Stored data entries
>>>>>
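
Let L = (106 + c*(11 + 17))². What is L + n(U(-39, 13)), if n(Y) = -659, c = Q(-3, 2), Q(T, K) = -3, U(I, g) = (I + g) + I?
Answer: -175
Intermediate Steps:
U(I, g) = g + 2*I
c = -3
L = 484 (L = (106 - 3*(11 + 17))² = (106 - 3*28)² = (106 - 84)² = 22² = 484)
L + n(U(-39, 13)) = 484 - 659 = -175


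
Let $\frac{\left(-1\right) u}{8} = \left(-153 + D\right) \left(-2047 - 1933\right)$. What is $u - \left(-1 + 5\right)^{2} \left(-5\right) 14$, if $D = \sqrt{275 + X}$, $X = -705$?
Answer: $-4870400 + 31840 i \sqrt{430} \approx -4.8704 \cdot 10^{6} + 6.6025 \cdot 10^{5} i$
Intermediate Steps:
$D = i \sqrt{430}$ ($D = \sqrt{275 - 705} = \sqrt{-430} = i \sqrt{430} \approx 20.736 i$)
$u = -4871520 + 31840 i \sqrt{430}$ ($u = - 8 \left(-153 + i \sqrt{430}\right) \left(-2047 - 1933\right) = - 8 \left(-153 + i \sqrt{430}\right) \left(-3980\right) = - 8 \left(608940 - 3980 i \sqrt{430}\right) = -4871520 + 31840 i \sqrt{430} \approx -4.8715 \cdot 10^{6} + 6.6025 \cdot 10^{5} i$)
$u - \left(-1 + 5\right)^{2} \left(-5\right) 14 = \left(-4871520 + 31840 i \sqrt{430}\right) - \left(-1 + 5\right)^{2} \left(-5\right) 14 = \left(-4871520 + 31840 i \sqrt{430}\right) - 4^{2} \left(-5\right) 14 = \left(-4871520 + 31840 i \sqrt{430}\right) - 16 \left(-5\right) 14 = \left(-4871520 + 31840 i \sqrt{430}\right) - \left(-80\right) 14 = \left(-4871520 + 31840 i \sqrt{430}\right) - -1120 = \left(-4871520 + 31840 i \sqrt{430}\right) + 1120 = -4870400 + 31840 i \sqrt{430}$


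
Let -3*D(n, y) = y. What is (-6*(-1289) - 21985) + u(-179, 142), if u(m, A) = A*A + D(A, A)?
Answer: 17597/3 ≈ 5865.7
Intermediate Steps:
D(n, y) = -y/3
u(m, A) = A² - A/3 (u(m, A) = A*A - A/3 = A² - A/3)
(-6*(-1289) - 21985) + u(-179, 142) = (-6*(-1289) - 21985) + 142*(-⅓ + 142) = (7734 - 21985) + 142*(425/3) = -14251 + 60350/3 = 17597/3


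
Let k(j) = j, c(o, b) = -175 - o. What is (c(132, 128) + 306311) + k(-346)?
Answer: 305658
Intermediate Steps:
(c(132, 128) + 306311) + k(-346) = ((-175 - 1*132) + 306311) - 346 = ((-175 - 132) + 306311) - 346 = (-307 + 306311) - 346 = 306004 - 346 = 305658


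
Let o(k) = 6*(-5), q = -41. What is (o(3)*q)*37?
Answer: 45510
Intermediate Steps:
o(k) = -30
(o(3)*q)*37 = -30*(-41)*37 = 1230*37 = 45510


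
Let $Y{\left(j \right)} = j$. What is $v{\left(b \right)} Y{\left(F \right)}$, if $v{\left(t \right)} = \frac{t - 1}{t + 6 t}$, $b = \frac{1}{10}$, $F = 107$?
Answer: $- \frac{963}{7} \approx -137.57$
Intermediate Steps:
$b = \frac{1}{10} \approx 0.1$
$v{\left(t \right)} = \frac{-1 + t}{7 t}$
$v{\left(b \right)} Y{\left(F \right)} = \frac{\frac{1}{\frac{1}{10}} \left(-1 + \frac{1}{10}\right)}{7} \cdot 107 = \frac{1}{7} \cdot 10 \left(- \frac{9}{10}\right) 107 = \left(- \frac{9}{7}\right) 107 = - \frac{963}{7}$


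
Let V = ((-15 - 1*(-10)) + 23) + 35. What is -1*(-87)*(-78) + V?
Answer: -6733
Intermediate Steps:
V = 53 (V = ((-15 + 10) + 23) + 35 = (-5 + 23) + 35 = 18 + 35 = 53)
-1*(-87)*(-78) + V = -1*(-87)*(-78) + 53 = 87*(-78) + 53 = -6786 + 53 = -6733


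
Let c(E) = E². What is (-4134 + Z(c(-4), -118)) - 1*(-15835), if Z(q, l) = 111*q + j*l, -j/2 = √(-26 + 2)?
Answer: 13477 + 472*I*√6 ≈ 13477.0 + 1156.2*I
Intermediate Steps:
j = -4*I*√6 (j = -2*√(-26 + 2) = -4*I*√6 ≈ -9.798*I)
Z(q, l) = 111*q - 4*I*l*√6 (Z(q, l) = 111*q + (-4*I*√6)*l = 111*q - 4*I*l*√6)
(-4134 + Z(c(-4), -118)) - 1*(-15835) = (-4134 + (111*(-4)² - 4*I*(-118)*√6)) - 1*(-15835) = (-4134 + (111*16 + 472*I*√6)) + 15835 = (-4134 + (1776 + 472*I*√6)) + 15835 = (-2358 + 472*I*√6) + 15835 = 13477 + 472*I*√6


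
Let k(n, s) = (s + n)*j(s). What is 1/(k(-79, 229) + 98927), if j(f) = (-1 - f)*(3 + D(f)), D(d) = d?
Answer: -1/7905073 ≈ -1.2650e-7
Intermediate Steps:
j(f) = (-1 - f)*(3 + f)
k(n, s) = (n + s)*(-3 - s² - 4*s) (k(n, s) = (s + n)*(-3 - s² - 4*s) = (n + s)*(-3 - s² - 4*s))
1/(k(-79, 229) + 98927) = 1/(-(-79 + 229)*(3 + 229² + 4*229) + 98927) = 1/(-1*150*(3 + 52441 + 916) + 98927) = 1/(-1*150*53360 + 98927) = 1/(-8004000 + 98927) = 1/(-7905073) = -1/7905073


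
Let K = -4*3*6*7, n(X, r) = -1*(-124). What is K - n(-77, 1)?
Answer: -628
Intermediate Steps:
n(X, r) = 124
K = -504 (K = -72*7 = -4*126 = -504)
K - n(-77, 1) = -504 - 1*124 = -504 - 124 = -628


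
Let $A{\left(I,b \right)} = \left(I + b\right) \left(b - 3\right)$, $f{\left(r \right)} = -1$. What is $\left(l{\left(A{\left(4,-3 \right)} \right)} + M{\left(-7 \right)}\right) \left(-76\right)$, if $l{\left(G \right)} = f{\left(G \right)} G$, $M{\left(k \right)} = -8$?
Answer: $152$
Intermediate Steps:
$A{\left(I,b \right)} = \left(-3 + b\right) \left(I + b\right)$ ($A{\left(I,b \right)} = \left(I + b\right) \left(-3 + b\right) = \left(-3 + b\right) \left(I + b\right)$)
$l{\left(G \right)} = - G$
$\left(l{\left(A{\left(4,-3 \right)} \right)} + M{\left(-7 \right)}\right) \left(-76\right) = \left(- (\left(-3\right)^{2} - 12 - -9 + 4 \left(-3\right)) - 8\right) \left(-76\right) = \left(- (9 - 12 + 9 - 12) - 8\right) \left(-76\right) = \left(\left(-1\right) \left(-6\right) - 8\right) \left(-76\right) = \left(6 - 8\right) \left(-76\right) = \left(-2\right) \left(-76\right) = 152$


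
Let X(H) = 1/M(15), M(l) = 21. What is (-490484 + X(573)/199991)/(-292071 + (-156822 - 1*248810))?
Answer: 2059940098523/2930220734133 ≈ 0.70300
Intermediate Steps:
X(H) = 1/21
(-490484 + X(573)/199991)/(-292071 + (-156822 - 1*248810)) = (-490484 + (1/21)/199991)/(-292071 + (-156822 - 1*248810)) = (-490484 + (1/21)*(1/199991))/(-292071 + (-156822 - 248810)) = (-490484 + 1/4199811)/(-292071 - 405632) = -2059940098523/4199811/(-697703) = -2059940098523/4199811*(-1/697703) = 2059940098523/2930220734133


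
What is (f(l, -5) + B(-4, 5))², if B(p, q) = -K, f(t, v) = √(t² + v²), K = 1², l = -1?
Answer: (1 - √26)² ≈ 16.802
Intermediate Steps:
K = 1
B(p, q) = -1 (B(p, q) = -1*1 = -1)
(f(l, -5) + B(-4, 5))² = (√((-1)² + (-5)²) - 1)² = (√(1 + 25) - 1)² = (√26 - 1)² = (-1 + √26)²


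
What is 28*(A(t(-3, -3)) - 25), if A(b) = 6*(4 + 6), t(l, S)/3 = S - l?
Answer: 980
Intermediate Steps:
t(l, S) = -3*l + 3*S (t(l, S) = 3*(S - l) = -3*l + 3*S)
A(b) = 60 (A(b) = 6*10 = 60)
28*(A(t(-3, -3)) - 25) = 28*(60 - 25) = 28*35 = 980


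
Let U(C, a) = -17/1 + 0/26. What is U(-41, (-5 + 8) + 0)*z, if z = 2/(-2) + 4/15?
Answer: 187/15 ≈ 12.467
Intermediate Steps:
U(C, a) = -17 (U(C, a) = -17*1 + 0*(1/26) = -17 + 0 = -17)
z = -11/15 (z = 2*(-½) + 4*(1/15) = -1 + 4/15 = -11/15 ≈ -0.73333)
U(-41, (-5 + 8) + 0)*z = -17*(-11/15) = 187/15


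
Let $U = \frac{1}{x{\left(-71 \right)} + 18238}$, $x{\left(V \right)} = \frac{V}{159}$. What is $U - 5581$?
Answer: $- \frac{16183621792}{2899771} \approx -5581.0$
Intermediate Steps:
$x{\left(V \right)} = \frac{V}{159}$ ($x{\left(V \right)} = V \frac{1}{159} = \frac{V}{159}$)
$U = \frac{159}{2899771}$ ($U = \frac{1}{\frac{1}{159} \left(-71\right) + 18238} = \frac{1}{- \frac{71}{159} + 18238} = \frac{1}{\frac{2899771}{159}} = \frac{159}{2899771} \approx 5.4832 \cdot 10^{-5}$)
$U - 5581 = \frac{159}{2899771} - 5581 = - \frac{16183621792}{2899771}$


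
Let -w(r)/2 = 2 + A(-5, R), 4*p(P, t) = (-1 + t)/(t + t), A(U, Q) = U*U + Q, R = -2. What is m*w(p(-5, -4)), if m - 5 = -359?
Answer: 17700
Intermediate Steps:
m = -354 (m = 5 - 359 = -354)
A(U, Q) = Q + U² (A(U, Q) = U² + Q = Q + U²)
p(P, t) = (-1 + t)/(8*t) (p(P, t) = ((-1 + t)/(t + t))/4 = ((-1 + t)/((2*t)))/4 = ((-1 + t)*(1/(2*t)))/4 = ((-1 + t)/(2*t))/4 = (-1 + t)/(8*t))
w(r) = -50 (w(r) = -2*(2 + (-2 + (-5)²)) = -2*(2 + (-2 + 25)) = -2*(2 + 23) = -2*25 = -50)
m*w(p(-5, -4)) = -354*(-50) = 17700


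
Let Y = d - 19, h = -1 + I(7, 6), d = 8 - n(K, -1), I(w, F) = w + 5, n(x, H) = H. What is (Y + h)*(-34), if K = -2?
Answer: -34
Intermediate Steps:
I(w, F) = 5 + w
d = 9 (d = 8 - 1*(-1) = 8 + 1 = 9)
h = 11 (h = -1 + (5 + 7) = -1 + 12 = 11)
Y = -10 (Y = 9 - 19 = -10)
(Y + h)*(-34) = (-10 + 11)*(-34) = 1*(-34) = -34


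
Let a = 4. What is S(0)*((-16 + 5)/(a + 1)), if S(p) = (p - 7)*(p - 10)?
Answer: -154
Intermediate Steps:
S(p) = (-10 + p)*(-7 + p) (S(p) = (-7 + p)*(-10 + p) = (-10 + p)*(-7 + p))
S(0)*((-16 + 5)/(a + 1)) = (70 + 0² - 17*0)*((-16 + 5)/(4 + 1)) = (70 + 0 + 0)*(-11/5) = 70*(-11*⅕) = 70*(-11/5) = -154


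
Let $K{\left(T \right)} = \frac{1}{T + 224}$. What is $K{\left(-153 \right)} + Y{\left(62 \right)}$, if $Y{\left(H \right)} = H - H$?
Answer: $\frac{1}{71} \approx 0.014085$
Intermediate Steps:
$Y{\left(H \right)} = 0$
$K{\left(T \right)} = \frac{1}{224 + T}$
$K{\left(-153 \right)} + Y{\left(62 \right)} = \frac{1}{224 - 153} + 0 = \frac{1}{71} + 0 = \frac{1}{71}$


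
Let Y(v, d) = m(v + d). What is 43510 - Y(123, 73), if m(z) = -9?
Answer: 43519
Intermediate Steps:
Y(v, d) = -9
43510 - Y(123, 73) = 43510 - 1*(-9) = 43510 + 9 = 43519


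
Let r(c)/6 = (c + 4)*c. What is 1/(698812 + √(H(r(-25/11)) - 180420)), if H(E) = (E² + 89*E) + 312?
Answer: 5115653246/3574881205908941 - 121*I*√2659530378/7149762411817882 ≈ 1.431e-6 - 8.7276e-10*I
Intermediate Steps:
r(c) = 6*c*(4 + c) (r(c) = 6*((c + 4)*c) = 6*((4 + c)*c) = 6*(c*(4 + c)) = 6*c*(4 + c))
H(E) = 312 + E² + 89*E
1/(698812 + √(H(r(-25/11)) - 180420)) = 1/(698812 + √((312 + (6*(-25/11)*(4 - 25/11))² + 89*(6*(-25/11)*(4 - 25/11))) - 180420)) = 1/(698812 + √((312 + (6*(-25/11)*(19/11))² + 89*(6*(-25/11)*(19/11))) - 180420)) = 1/(698812 + √((312 + (-2850/121)² + 89*(-2850/121)) - 180420)) = 1/(698812 + √((312 + 8122500/14641 - 253650/121) - 180420)) = 1/(698812 + √(-18001158/14641 - 180420)) = 1/(698812 + √(-2659530378/14641)) = 1/(698812 + I*√2659530378/121)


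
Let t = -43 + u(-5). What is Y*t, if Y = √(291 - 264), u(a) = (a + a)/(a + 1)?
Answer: -243*√3/2 ≈ -210.44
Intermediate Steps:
u(a) = 2*a/(1 + a) (u(a) = (2*a)/(1 + a) = 2*a/(1 + a))
Y = 3*√3 (Y = √27 = 3*√3 ≈ 5.1962)
t = -81/2 (t = -43 + 2*(-5)/(1 - 5) = -43 + 2*(-5)/(-4) = -43 + 2*(-5)*(-¼) = -43 + 5/2 = -81/2 ≈ -40.500)
Y*t = (3*√3)*(-81/2) = -243*√3/2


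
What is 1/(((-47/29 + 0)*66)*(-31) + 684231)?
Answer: 29/19938861 ≈ 1.4544e-6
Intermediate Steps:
1/(((-47/29 + 0)*66)*(-31) + 684231) = 1/(-47/29*66*(-31) + 684231) = 1/(-3102/29*(-31) + 684231) = 1/(96162/29 + 684231) = 1/(19938861/29) = 29/19938861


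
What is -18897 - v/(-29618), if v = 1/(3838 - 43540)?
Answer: -22220865818893/1175893836 ≈ -18897.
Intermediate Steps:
v = -1/39702 (v = 1/(-39702) = -1/39702 ≈ -2.5188e-5)
-18897 - v/(-29618) = -18897 - (-1)/(39702*(-29618)) = -18897 - (-1)*(-1)/(39702*29618) = -18897 - 1*1/1175893836 = -18897 - 1/1175893836 = -22220865818893/1175893836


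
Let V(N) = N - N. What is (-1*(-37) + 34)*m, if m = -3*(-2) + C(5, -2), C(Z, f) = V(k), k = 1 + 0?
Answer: 426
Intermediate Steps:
k = 1
V(N) = 0
C(Z, f) = 0
m = 6 (m = -3*(-2) + 0 = 6 + 0 = 6)
(-1*(-37) + 34)*m = (-1*(-37) + 34)*6 = (37 + 34)*6 = 71*6 = 426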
<<<<<
What you are asked to do
Copy the entries above exactly, but only from the line holding "Let -3*D(n, y)" through the line holding "Answer: 17597/3 ≈ 5865.7", both included.

Solution for this problem
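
Let -3*D(n, y) = y. What is (-6*(-1289) - 21985) + u(-179, 142), if u(m, A) = A*A + D(A, A)?
Answer: 17597/3 ≈ 5865.7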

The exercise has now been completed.